=== Begin Enclosure ===

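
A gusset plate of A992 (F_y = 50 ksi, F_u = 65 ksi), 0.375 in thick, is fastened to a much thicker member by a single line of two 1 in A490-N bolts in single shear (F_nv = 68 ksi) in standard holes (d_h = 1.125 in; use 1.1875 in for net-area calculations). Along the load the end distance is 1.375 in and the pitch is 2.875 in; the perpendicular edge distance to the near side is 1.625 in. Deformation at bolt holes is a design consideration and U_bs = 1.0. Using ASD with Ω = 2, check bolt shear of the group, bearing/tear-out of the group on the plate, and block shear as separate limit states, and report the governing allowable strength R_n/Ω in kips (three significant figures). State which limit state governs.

Bolt shear: A_b = π·1²/4 = 0.7854 in²; R_n = 68 × 0.7854 × 2 × 1 = 106.8 kips → 106.8 / 2 = 53.4 kips.
Bearing: edge l_c = 0.8125, r_n = 23.77 kips; interior l_c = 1.75, r_n = 51.19 kips; R_n = 23.77 + 1·51.19 = 74.95 kips → 37.5 kips.
Block shear: A_gv = 1.594, A_nv = 0.9258, A_nt = 0.3867 in²; R_n = min(0.6F_uA_nv, 0.6F_yA_gv) + U_bs·F_u·A_nt = 61.24 kips → 30.6 kips.
Block shear governs: 30.6 kips.

30.6 kips (block shear governs)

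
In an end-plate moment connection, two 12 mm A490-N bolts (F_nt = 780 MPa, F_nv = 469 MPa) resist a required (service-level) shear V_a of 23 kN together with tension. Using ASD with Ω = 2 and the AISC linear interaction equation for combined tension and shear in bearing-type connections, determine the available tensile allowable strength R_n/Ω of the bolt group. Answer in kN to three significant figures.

76.4 kN

A_b = π·12²/4 = 113.1 mm²; f_rv = 23 × 1000 / (2 × 113.1) = 101.7 MPa.
F'_nt = 1.3 F_nt − (Ω F_nt / F_nv) f_rv = 1.3·780 − (2·780/469)·101.7 = 675.8 MPa, capped at F_nt → F'_nt = 675.8 MPa.
R_n = F'_nt · A_b · n = 675.8 × 113.1 × 2 / 1000 = 152.9 kN.
Allowable strength R_n/Ω = 152.9 / 2 = 76.4 kN.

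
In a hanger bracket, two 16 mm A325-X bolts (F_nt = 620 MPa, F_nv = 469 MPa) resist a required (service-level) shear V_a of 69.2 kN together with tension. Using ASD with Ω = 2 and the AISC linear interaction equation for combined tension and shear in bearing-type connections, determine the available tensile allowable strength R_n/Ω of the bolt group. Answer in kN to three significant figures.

70.6 kN

A_b = π·16²/4 = 201.1 mm²; f_rv = 69.2 × 1000 / (2 × 201.1) = 172.1 MPa.
F'_nt = 1.3 F_nt − (Ω F_nt / F_nv) f_rv = 1.3·620 − (2·620/469)·172.1 = 351 MPa, capped at F_nt → F'_nt = 351 MPa.
R_n = F'_nt · A_b · n = 351 × 201.1 × 2 / 1000 = 141.2 kN.
Allowable strength R_n/Ω = 141.2 / 2 = 70.6 kN.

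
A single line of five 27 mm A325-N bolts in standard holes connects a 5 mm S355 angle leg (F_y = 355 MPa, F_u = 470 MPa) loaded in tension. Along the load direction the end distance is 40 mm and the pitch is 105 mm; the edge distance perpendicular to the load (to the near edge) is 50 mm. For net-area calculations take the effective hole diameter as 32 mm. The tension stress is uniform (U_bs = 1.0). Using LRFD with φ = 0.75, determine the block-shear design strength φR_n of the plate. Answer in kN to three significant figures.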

=== End Enclosure ===

**The task**
Type out the entire listing again, matching every line exactly.

**The answer**
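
A gusset plate of A992 (F_y = 50 ksi, F_u = 65 ksi), 0.375 in thick, is fastened to a much thicker member by a single line of two 1 in A490-N bolts in single shear (F_nv = 68 ksi) in standard holes (d_h = 1.125 in; use 1.1875 in for net-area calculations). Along the load the end distance is 1.375 in and the pitch is 2.875 in; the perpendicular edge distance to the near side is 1.625 in. Deformation at bolt holes is a design consideration and U_bs = 1.0. Using ASD with Ω = 2, check bolt shear of the group, bearing/tear-out of the group on the plate, and block shear as separate limit states, and report the governing allowable strength R_n/Ω in kips (three significant figures). State which limit state governs.

Bolt shear: A_b = π·1²/4 = 0.7854 in²; R_n = 68 × 0.7854 × 2 × 1 = 106.8 kips → 106.8 / 2 = 53.4 kips.
Bearing: edge l_c = 0.8125, r_n = 23.77 kips; interior l_c = 1.75, r_n = 51.19 kips; R_n = 23.77 + 1·51.19 = 74.95 kips → 37.5 kips.
Block shear: A_gv = 1.594, A_nv = 0.9258, A_nt = 0.3867 in²; R_n = min(0.6F_uA_nv, 0.6F_yA_gv) + U_bs·F_u·A_nt = 61.24 kips → 30.6 kips.
Block shear governs: 30.6 kips.

30.6 kips (block shear governs)

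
In an end-plate moment connection, two 12 mm A490-N bolts (F_nt = 780 MPa, F_nv = 469 MPa) resist a required (service-level) shear V_a of 23 kN together with tension. Using ASD with Ω = 2 and the AISC linear interaction equation for combined tension and shear in bearing-type connections, determine the available tensile allowable strength R_n/Ω of the bolt group. Answer in kN to three significant figures.

76.4 kN

A_b = π·12²/4 = 113.1 mm²; f_rv = 23 × 1000 / (2 × 113.1) = 101.7 MPa.
F'_nt = 1.3 F_nt − (Ω F_nt / F_nv) f_rv = 1.3·780 − (2·780/469)·101.7 = 675.8 MPa, capped at F_nt → F'_nt = 675.8 MPa.
R_n = F'_nt · A_b · n = 675.8 × 113.1 × 2 / 1000 = 152.9 kN.
Allowable strength R_n/Ω = 152.9 / 2 = 76.4 kN.

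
In a hanger bracket, two 16 mm A325-X bolts (F_nt = 620 MPa, F_nv = 469 MPa) resist a required (service-level) shear V_a of 69.2 kN together with tension. Using ASD with Ω = 2 and the AISC linear interaction equation for combined tension and shear in bearing-type connections, determine the available tensile allowable strength R_n/Ω of the bolt group. Answer in kN to three significant figures.

70.6 kN

A_b = π·16²/4 = 201.1 mm²; f_rv = 69.2 × 1000 / (2 × 201.1) = 172.1 MPa.
F'_nt = 1.3 F_nt − (Ω F_nt / F_nv) f_rv = 1.3·620 − (2·620/469)·172.1 = 351 MPa, capped at F_nt → F'_nt = 351 MPa.
R_n = F'_nt · A_b · n = 351 × 201.1 × 2 / 1000 = 141.2 kN.
Allowable strength R_n/Ω = 141.2 / 2 = 70.6 kN.

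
A single line of five 27 mm A325-N bolts in standard holes connects a 5 mm S355 angle leg (F_y = 355 MPa, F_u = 470 MPa) loaded in tension. Along the load direction the end distance is 40 mm and the pitch is 105 mm; the edge distance perpendicular to the load (to the near edge) is 50 mm. For net-area calculations take the effective hole diameter as 32 mm. The tension stress is uniform (U_bs = 1.0). Using LRFD with φ = 0.75, determine the block-shear design strength φR_n of the plate. Answer in kN to three significant figures.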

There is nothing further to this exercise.